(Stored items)
>>
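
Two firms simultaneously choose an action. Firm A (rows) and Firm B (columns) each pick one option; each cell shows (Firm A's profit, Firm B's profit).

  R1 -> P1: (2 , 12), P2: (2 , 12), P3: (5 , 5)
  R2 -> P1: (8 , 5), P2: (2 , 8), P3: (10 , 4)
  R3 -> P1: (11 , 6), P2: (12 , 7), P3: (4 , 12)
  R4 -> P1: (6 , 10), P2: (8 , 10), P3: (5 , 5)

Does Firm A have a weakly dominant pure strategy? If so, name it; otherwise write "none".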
<<
Pull each line containing "Firm" from the records.

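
Two firms simultaneously choose an action. Firm A (rows) and Firm B (columns) each pick one option; each cell shows (Firm A's profit, Firm B's profit).
Does Firm A have a weakly dominant pure strategy? If so, name it; otherwise write "none".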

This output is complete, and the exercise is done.